Exercise brief
Go through the records below line by line. Count the lines with "length" and give the count alone.
***
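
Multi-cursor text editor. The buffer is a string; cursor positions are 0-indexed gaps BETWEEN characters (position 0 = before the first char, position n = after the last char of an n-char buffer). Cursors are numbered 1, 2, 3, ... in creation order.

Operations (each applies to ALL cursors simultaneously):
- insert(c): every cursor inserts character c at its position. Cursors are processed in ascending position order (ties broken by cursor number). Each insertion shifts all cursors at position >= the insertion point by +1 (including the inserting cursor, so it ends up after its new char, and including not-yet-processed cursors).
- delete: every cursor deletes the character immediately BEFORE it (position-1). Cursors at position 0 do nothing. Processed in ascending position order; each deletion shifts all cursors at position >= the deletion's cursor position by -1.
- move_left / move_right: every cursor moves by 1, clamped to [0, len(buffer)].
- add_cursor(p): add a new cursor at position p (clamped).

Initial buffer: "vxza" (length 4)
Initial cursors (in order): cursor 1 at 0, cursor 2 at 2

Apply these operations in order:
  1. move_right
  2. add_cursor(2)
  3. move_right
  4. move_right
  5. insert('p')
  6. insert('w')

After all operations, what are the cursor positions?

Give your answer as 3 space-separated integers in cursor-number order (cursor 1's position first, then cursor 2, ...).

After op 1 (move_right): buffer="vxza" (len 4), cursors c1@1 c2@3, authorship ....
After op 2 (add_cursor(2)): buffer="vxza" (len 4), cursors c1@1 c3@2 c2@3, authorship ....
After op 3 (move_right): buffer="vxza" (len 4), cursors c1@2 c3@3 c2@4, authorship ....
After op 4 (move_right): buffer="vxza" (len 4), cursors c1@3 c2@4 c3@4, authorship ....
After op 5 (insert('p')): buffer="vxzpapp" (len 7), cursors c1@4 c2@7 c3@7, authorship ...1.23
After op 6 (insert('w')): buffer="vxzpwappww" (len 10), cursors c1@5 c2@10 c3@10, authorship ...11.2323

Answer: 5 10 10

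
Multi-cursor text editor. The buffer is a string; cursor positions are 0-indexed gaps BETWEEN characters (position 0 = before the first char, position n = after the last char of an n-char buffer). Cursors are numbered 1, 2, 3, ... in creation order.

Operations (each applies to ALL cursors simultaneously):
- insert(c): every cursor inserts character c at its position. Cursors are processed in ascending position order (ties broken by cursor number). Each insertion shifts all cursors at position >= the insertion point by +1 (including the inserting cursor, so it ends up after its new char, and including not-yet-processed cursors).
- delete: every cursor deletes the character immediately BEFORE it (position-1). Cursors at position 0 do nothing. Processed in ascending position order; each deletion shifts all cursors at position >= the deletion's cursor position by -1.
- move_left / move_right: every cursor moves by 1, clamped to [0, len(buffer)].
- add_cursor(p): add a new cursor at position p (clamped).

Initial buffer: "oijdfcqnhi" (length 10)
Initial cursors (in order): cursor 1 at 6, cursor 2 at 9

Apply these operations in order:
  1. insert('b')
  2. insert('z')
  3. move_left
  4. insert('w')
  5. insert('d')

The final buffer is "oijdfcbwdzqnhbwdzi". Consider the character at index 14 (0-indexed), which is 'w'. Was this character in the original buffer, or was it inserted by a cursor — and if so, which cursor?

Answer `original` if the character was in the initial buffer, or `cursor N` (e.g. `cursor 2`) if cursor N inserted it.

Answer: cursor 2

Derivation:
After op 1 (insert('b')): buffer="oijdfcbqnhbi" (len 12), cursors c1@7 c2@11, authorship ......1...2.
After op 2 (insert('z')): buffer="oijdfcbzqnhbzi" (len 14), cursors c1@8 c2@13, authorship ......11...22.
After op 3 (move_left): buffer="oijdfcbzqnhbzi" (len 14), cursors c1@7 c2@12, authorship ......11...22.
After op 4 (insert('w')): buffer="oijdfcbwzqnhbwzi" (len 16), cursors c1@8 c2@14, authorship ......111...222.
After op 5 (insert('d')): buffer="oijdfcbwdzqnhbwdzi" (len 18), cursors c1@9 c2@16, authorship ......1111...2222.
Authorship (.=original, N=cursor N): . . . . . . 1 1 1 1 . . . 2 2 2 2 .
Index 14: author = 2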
***
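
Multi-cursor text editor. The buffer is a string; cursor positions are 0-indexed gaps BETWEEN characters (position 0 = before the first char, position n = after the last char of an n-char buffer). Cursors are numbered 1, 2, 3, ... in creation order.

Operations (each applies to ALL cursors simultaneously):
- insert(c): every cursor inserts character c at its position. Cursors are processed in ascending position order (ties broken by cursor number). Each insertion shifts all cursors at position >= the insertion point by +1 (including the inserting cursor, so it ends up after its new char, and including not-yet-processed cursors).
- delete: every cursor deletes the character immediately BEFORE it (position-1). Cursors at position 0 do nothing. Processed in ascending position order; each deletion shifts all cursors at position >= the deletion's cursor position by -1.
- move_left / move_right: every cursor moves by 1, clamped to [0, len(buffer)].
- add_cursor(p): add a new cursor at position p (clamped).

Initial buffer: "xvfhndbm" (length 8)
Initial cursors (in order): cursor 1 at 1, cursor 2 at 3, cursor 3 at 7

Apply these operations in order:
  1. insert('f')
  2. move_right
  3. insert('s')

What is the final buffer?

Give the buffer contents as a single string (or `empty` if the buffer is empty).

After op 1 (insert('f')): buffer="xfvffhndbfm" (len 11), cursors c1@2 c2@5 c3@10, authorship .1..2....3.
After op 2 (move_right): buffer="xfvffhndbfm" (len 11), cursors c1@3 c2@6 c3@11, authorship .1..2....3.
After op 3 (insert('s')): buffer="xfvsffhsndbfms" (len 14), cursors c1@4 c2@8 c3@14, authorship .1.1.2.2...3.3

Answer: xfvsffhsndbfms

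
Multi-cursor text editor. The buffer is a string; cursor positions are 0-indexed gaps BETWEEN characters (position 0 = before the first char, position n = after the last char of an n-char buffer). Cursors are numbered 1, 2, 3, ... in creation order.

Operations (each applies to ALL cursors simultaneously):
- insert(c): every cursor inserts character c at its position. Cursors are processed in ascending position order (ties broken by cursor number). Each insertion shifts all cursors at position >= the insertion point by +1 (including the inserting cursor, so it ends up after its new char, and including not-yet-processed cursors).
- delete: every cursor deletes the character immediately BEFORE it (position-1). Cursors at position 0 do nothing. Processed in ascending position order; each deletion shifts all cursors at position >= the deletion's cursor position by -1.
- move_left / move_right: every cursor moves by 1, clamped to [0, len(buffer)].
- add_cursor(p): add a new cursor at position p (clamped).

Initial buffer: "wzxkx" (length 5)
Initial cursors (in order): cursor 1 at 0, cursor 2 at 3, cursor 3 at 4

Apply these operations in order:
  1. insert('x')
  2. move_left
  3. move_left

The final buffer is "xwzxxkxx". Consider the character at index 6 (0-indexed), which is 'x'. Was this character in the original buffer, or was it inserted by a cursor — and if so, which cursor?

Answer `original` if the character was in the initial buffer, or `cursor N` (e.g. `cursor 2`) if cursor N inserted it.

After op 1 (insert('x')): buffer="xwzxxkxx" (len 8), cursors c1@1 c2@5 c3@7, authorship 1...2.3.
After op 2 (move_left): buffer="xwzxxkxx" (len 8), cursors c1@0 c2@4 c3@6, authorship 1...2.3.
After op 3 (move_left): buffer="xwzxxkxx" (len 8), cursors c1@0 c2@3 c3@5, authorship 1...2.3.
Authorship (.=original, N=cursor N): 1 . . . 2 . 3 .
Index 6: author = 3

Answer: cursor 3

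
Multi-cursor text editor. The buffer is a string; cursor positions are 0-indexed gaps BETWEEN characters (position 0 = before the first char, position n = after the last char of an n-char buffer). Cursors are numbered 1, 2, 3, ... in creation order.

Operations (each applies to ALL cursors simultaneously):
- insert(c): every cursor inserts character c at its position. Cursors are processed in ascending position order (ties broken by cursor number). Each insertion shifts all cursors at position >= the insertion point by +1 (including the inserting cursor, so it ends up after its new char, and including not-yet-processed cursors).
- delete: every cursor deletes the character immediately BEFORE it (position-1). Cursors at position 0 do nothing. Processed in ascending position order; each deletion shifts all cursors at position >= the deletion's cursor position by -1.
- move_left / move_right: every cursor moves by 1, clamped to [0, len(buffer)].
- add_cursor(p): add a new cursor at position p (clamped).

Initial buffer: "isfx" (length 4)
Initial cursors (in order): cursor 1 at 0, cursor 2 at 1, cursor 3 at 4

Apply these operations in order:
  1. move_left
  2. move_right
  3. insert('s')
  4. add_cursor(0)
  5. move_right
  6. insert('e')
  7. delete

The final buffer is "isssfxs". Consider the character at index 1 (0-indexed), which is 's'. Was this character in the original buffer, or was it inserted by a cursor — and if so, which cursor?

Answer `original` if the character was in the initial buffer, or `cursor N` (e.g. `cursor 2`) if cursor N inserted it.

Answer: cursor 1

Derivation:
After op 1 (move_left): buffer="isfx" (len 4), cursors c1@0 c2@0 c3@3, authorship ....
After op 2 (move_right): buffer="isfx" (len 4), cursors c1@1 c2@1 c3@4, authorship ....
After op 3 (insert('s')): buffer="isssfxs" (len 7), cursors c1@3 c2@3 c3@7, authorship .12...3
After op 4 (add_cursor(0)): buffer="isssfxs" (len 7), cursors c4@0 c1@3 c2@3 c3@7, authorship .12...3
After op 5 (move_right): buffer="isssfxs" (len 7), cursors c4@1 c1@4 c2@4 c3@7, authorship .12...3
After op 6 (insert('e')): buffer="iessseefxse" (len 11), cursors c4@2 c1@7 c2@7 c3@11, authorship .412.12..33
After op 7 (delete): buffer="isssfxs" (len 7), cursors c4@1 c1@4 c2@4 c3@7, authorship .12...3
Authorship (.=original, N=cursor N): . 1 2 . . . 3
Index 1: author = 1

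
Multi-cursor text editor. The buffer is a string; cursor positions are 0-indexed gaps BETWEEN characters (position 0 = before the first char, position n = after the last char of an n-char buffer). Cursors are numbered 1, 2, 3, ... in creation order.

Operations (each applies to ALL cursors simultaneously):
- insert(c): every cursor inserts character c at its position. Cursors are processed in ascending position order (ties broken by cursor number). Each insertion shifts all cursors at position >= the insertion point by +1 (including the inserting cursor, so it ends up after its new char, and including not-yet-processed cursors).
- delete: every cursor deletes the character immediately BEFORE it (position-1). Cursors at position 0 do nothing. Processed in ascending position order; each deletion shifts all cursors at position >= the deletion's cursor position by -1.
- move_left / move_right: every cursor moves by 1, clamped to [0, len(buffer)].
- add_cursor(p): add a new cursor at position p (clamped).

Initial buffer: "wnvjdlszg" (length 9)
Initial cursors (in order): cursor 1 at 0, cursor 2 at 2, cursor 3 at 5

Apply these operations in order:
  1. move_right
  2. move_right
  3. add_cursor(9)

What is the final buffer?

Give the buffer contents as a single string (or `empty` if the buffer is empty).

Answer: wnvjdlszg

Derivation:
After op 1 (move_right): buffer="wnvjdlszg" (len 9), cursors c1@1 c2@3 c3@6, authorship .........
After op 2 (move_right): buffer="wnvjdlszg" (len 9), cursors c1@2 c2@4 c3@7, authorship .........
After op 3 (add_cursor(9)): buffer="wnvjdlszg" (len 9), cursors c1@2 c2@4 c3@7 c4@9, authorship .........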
***
Reply
6